Work instruction
Records appear below. Give all of them again, exactly.
Top of Exercise data
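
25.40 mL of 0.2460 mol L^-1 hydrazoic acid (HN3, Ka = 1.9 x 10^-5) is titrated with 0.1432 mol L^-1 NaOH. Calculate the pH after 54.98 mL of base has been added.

n(acid) = 0.2460 x 0.02540 = 0.006248 mol; n(NaOH) added = 0.1432 x 0.05498 = 0.007873 mol.
Base is in excess by 0.007873 - 0.006248 = 0.001625 mol in a total volume of 0.08038 L.
[OH^-] = 0.001625/0.08038 = 0.02021 M, so pOH = 1.69 and pH = 14.00 - 1.69 = 12.31.

12.31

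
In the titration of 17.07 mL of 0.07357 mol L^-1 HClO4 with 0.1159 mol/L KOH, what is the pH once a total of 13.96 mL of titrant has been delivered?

n(acid) = 0.07357 x 0.01707 = 0.001256 mol; n(KOH) added = 0.1159 x 0.01396 = 0.001618 mol.
Base is in excess by 0.001618 - 0.001256 = 0.0003621 mol in a total volume of 0.03103 L.
[OH^-] = 0.0003621/0.03103 = 0.01167 M, so pOH = 1.93 and pH = 14.00 - 1.93 = 12.07.

12.07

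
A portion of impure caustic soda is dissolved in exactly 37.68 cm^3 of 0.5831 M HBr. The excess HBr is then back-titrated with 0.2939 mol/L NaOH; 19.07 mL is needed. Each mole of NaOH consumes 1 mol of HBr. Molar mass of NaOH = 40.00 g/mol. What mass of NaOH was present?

Total n(HBr) added = 0.5831 x 0.03768 = 0.02197 mol.
n(NaOH) used = 0.2939 x 0.01907 = 0.005605 mol, which equals the excess n(HBr).
So n(HBr) consumed by the sample = 0.02197 - 0.005605 = 0.01637 mol.
n(NaOH) = 0.01637 / 1 = 0.01637 mol.
mass = 0.01637 mol x 40.00 g/mol = 0.655 g.

0.655 g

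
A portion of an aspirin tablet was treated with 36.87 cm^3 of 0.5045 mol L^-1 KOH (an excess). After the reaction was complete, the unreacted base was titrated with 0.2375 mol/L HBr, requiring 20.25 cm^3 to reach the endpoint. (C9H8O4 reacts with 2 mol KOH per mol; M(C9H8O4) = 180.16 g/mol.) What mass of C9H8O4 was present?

Total n(KOH) added = 0.5045 x 0.03687 = 0.01860 mol.
n(HBr) used = 0.2375 x 0.02025 = 0.004809 mol, which equals the excess n(KOH).
So n(KOH) consumed by the sample = 0.01860 - 0.004809 = 0.01379 mol.
n(C9H8O4) = 0.01379 / 2 = 0.006896 mol.
mass = 0.006896 mol x 180.16 g/mol = 1.24 g.

1.24 g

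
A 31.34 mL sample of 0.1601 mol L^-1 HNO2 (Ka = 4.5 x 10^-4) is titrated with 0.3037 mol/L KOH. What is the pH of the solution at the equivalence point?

n(HNO2) = 0.1601 x 0.03134 = 0.005018 mol; V(KOH) at equivalence = 0.005018/0.3037 = 0.01652 L.
At equivalence all the acid is converted to NO2-; total volume = 0.03134 + 0.01652 = 0.04786 L, so [NO2-] = 0.005018/0.04786 = 0.1048 M.
Kb = Kw/Ka = 1.0e-14 / 4.5 x 10^-4 = 2.22e-11.
[OH^-] = sqrt(Kb x [NO2-]) = sqrt(2.22e-11 x 0.1048) = 1.53e-6 M.
pOH = 5.82, so pH = 14.00 - 5.82 = 8.18.

8.18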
Bottom of Exercise data
Reply
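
25.40 mL of 0.2460 mol L^-1 hydrazoic acid (HN3, Ka = 1.9 x 10^-5) is titrated with 0.1432 mol L^-1 NaOH. Calculate the pH after 54.98 mL of base has been added.

n(acid) = 0.2460 x 0.02540 = 0.006248 mol; n(NaOH) added = 0.1432 x 0.05498 = 0.007873 mol.
Base is in excess by 0.007873 - 0.006248 = 0.001625 mol in a total volume of 0.08038 L.
[OH^-] = 0.001625/0.08038 = 0.02021 M, so pOH = 1.69 and pH = 14.00 - 1.69 = 12.31.

12.31

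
In the titration of 17.07 mL of 0.07357 mol L^-1 HClO4 with 0.1159 mol/L KOH, what is the pH once a total of 13.96 mL of titrant has been delivered?

n(acid) = 0.07357 x 0.01707 = 0.001256 mol; n(KOH) added = 0.1159 x 0.01396 = 0.001618 mol.
Base is in excess by 0.001618 - 0.001256 = 0.0003621 mol in a total volume of 0.03103 L.
[OH^-] = 0.0003621/0.03103 = 0.01167 M, so pOH = 1.93 and pH = 14.00 - 1.93 = 12.07.

12.07

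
A portion of impure caustic soda is dissolved in exactly 37.68 cm^3 of 0.5831 M HBr. The excess HBr is then back-titrated with 0.2939 mol/L NaOH; 19.07 mL is needed. Each mole of NaOH consumes 1 mol of HBr. Molar mass of NaOH = 40.00 g/mol. What mass of NaOH was present?

Total n(HBr) added = 0.5831 x 0.03768 = 0.02197 mol.
n(NaOH) used = 0.2939 x 0.01907 = 0.005605 mol, which equals the excess n(HBr).
So n(HBr) consumed by the sample = 0.02197 - 0.005605 = 0.01637 mol.
n(NaOH) = 0.01637 / 1 = 0.01637 mol.
mass = 0.01637 mol x 40.00 g/mol = 0.655 g.

0.655 g

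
A portion of an aspirin tablet was treated with 36.87 cm^3 of 0.5045 mol L^-1 KOH (an excess). After the reaction was complete, the unreacted base was titrated with 0.2375 mol/L HBr, requiring 20.25 cm^3 to reach the endpoint. (C9H8O4 reacts with 2 mol KOH per mol; M(C9H8O4) = 180.16 g/mol.) What mass of C9H8O4 was present?

Total n(KOH) added = 0.5045 x 0.03687 = 0.01860 mol.
n(HBr) used = 0.2375 x 0.02025 = 0.004809 mol, which equals the excess n(KOH).
So n(KOH) consumed by the sample = 0.01860 - 0.004809 = 0.01379 mol.
n(C9H8O4) = 0.01379 / 2 = 0.006896 mol.
mass = 0.006896 mol x 180.16 g/mol = 1.24 g.

1.24 g

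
A 31.34 mL sample of 0.1601 mol L^-1 HNO2 (Ka = 4.5 x 10^-4) is titrated with 0.3037 mol/L KOH. What is the pH of the solution at the equivalence point?

n(HNO2) = 0.1601 x 0.03134 = 0.005018 mol; V(KOH) at equivalence = 0.005018/0.3037 = 0.01652 L.
At equivalence all the acid is converted to NO2-; total volume = 0.03134 + 0.01652 = 0.04786 L, so [NO2-] = 0.005018/0.04786 = 0.1048 M.
Kb = Kw/Ka = 1.0e-14 / 4.5 x 10^-4 = 2.22e-11.
[OH^-] = sqrt(Kb x [NO2-]) = sqrt(2.22e-11 x 0.1048) = 1.53e-6 M.
pOH = 5.82, so pH = 14.00 - 5.82 = 8.18.

8.18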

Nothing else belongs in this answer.